> **ABOUT THIS EXERCISE**
Find and copy the lines in the records beneath this task that contain the word "sqrt".
STORED DATA START
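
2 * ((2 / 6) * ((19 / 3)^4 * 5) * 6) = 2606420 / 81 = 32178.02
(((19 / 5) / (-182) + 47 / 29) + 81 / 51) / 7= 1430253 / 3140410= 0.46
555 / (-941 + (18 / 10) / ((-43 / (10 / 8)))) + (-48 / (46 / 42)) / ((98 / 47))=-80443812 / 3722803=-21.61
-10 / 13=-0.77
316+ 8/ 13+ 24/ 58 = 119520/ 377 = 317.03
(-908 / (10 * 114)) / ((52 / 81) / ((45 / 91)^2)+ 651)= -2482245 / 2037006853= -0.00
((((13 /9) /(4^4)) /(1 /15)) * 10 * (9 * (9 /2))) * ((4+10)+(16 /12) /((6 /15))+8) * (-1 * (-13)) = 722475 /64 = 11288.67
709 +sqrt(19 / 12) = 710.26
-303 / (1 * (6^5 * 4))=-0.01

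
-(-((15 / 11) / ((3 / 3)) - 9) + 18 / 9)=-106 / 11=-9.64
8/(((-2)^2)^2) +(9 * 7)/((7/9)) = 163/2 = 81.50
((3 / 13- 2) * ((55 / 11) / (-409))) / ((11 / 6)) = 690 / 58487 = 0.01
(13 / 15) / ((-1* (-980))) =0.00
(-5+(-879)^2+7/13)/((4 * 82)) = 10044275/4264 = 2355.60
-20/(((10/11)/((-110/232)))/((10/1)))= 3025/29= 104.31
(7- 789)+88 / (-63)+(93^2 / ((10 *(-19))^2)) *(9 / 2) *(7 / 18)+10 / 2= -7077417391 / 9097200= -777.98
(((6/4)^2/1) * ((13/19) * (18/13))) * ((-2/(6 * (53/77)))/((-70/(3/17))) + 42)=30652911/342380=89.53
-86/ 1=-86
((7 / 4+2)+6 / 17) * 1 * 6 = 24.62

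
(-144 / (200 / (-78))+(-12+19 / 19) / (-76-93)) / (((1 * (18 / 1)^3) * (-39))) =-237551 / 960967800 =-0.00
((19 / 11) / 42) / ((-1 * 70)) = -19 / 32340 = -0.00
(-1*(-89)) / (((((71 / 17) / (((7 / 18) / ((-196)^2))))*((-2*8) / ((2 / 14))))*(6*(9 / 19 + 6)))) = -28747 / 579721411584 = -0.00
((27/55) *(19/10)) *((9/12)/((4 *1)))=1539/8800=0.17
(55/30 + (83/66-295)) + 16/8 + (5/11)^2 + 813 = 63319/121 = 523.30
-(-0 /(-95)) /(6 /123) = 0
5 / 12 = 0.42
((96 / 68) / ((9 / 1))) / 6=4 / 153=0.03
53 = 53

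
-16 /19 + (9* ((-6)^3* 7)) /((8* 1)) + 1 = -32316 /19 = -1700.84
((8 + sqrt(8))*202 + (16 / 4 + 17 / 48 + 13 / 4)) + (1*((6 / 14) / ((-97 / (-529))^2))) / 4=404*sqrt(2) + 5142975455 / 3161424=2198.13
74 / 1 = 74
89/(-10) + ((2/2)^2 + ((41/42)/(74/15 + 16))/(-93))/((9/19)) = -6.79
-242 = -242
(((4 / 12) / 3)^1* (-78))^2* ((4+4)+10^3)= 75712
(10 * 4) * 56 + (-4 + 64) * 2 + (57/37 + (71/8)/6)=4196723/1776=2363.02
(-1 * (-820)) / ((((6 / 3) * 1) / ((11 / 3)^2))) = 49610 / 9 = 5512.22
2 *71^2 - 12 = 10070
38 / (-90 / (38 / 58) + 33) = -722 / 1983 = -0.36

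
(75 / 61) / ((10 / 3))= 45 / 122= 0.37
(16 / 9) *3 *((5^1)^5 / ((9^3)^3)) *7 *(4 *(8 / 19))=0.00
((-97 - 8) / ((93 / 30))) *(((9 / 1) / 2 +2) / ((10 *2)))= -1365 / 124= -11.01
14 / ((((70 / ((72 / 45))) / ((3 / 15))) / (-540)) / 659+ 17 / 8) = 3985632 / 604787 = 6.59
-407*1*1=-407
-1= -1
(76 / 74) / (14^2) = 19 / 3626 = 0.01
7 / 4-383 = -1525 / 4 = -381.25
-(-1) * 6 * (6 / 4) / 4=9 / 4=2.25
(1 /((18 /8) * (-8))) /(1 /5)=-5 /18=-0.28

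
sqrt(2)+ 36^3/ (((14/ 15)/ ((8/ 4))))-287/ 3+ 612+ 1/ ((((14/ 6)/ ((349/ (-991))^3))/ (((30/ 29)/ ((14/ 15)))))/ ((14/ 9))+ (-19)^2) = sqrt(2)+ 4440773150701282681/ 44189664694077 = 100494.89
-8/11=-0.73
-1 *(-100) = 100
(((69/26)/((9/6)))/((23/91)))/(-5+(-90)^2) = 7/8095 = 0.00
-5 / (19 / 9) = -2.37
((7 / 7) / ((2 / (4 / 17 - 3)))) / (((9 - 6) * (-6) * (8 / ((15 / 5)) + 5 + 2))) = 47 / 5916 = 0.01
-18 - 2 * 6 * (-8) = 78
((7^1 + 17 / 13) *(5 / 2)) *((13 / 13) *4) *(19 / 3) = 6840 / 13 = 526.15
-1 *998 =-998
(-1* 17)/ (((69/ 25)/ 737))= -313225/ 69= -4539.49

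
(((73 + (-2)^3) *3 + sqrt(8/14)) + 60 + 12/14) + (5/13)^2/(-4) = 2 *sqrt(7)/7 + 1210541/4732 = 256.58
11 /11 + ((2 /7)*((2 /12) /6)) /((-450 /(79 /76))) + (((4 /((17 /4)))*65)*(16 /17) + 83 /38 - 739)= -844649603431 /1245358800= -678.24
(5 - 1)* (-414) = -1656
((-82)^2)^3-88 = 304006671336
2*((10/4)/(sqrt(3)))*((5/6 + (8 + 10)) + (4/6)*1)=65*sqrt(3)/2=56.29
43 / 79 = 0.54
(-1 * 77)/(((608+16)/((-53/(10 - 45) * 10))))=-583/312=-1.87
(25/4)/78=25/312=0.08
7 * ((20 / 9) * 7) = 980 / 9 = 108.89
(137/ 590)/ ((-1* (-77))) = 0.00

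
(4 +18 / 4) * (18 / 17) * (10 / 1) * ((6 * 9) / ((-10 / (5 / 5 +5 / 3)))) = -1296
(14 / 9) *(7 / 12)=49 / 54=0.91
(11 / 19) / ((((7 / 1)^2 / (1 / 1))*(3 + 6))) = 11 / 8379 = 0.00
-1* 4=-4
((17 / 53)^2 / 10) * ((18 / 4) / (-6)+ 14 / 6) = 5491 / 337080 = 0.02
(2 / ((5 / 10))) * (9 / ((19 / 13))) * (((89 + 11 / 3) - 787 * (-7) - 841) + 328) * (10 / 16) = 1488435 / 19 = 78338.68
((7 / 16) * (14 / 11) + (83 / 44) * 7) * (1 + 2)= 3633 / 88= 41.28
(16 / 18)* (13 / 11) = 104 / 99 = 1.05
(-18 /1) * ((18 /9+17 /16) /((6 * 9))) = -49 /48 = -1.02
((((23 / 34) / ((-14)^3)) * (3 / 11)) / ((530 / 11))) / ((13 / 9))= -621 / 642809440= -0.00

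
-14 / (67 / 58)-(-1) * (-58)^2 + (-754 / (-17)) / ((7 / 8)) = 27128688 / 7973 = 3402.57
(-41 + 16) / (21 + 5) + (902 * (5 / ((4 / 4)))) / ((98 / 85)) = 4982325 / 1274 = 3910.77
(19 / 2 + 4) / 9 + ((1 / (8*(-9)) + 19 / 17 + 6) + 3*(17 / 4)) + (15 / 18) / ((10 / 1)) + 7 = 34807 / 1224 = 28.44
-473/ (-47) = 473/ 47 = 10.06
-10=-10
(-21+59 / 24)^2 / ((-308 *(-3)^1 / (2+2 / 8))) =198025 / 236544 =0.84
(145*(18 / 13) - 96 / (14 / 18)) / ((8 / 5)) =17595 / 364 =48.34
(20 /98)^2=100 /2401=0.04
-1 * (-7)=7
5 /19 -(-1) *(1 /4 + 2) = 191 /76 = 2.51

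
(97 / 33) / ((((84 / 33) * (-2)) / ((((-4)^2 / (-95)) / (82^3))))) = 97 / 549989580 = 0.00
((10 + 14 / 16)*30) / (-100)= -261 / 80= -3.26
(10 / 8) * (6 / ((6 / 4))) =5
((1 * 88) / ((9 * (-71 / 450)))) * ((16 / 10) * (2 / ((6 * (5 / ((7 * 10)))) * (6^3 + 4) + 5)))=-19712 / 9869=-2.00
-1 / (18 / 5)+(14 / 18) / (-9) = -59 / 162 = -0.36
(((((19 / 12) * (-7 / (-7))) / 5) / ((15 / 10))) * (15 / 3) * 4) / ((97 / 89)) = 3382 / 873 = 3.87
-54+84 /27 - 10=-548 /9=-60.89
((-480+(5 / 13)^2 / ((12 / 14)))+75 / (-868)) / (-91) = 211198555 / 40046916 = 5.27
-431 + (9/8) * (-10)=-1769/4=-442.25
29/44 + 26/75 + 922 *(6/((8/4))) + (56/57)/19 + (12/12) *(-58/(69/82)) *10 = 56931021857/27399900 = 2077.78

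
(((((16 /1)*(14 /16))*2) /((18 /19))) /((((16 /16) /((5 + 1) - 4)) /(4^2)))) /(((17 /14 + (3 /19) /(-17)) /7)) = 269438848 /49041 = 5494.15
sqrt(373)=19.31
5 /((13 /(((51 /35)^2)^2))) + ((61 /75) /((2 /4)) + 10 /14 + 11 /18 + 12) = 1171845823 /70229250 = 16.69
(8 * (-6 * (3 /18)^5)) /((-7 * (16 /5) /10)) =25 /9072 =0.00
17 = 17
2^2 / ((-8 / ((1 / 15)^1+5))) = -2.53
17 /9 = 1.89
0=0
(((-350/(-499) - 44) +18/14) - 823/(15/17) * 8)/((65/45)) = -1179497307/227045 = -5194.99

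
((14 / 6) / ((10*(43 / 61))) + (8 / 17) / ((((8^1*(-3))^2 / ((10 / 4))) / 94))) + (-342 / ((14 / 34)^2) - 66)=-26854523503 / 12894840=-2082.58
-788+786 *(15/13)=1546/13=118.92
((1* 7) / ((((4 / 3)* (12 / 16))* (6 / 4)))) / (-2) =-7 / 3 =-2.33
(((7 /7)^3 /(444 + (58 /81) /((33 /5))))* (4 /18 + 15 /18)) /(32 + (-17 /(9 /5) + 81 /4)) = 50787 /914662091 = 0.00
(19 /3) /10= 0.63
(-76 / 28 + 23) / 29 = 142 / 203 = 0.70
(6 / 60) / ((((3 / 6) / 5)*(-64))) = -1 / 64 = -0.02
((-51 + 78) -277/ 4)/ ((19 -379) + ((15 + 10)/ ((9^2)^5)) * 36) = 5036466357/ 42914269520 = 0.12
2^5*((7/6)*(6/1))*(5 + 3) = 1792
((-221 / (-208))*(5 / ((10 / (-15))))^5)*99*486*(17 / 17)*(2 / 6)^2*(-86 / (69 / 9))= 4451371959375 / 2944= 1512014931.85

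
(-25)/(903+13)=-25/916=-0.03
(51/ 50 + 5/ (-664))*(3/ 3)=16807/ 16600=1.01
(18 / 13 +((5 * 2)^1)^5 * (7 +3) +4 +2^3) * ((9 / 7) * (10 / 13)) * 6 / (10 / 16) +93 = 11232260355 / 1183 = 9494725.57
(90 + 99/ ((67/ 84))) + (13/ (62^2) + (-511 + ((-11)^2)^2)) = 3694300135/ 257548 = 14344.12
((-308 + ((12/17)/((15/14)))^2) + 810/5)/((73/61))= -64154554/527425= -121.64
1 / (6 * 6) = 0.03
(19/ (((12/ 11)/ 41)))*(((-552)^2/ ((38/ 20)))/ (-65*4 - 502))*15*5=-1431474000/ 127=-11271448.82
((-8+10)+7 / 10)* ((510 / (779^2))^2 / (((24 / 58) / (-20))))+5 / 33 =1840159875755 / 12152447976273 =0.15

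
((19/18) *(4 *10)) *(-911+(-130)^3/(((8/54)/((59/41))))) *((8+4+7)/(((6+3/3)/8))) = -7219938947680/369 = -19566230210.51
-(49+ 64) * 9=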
STORED DATA END
> **EXERCISE RESULT**
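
709 +sqrt(19 / 12) = 710.26
((8 + sqrt(8))*202 + (16 / 4 + 17 / 48 + 13 / 4)) + (1*((6 / 14) / ((-97 / (-529))^2))) / 4=404*sqrt(2) + 5142975455 / 3161424=2198.13
sqrt(2)+ 36^3/ (((14/ 15)/ ((8/ 4))))-287/ 3+ 612+ 1/ ((((14/ 6)/ ((349/ (-991))^3))/ (((30/ 29)/ ((14/ 15)))))/ ((14/ 9))+ (-19)^2) = sqrt(2)+ 4440773150701282681/ 44189664694077 = 100494.89
(((73 + (-2)^3) *3 + sqrt(8/14)) + 60 + 12/14) + (5/13)^2/(-4) = 2 *sqrt(7)/7 + 1210541/4732 = 256.58
2*((10/4)/(sqrt(3)))*((5/6 + (8 + 10)) + (4/6)*1)=65*sqrt(3)/2=56.29
sqrt(373)=19.31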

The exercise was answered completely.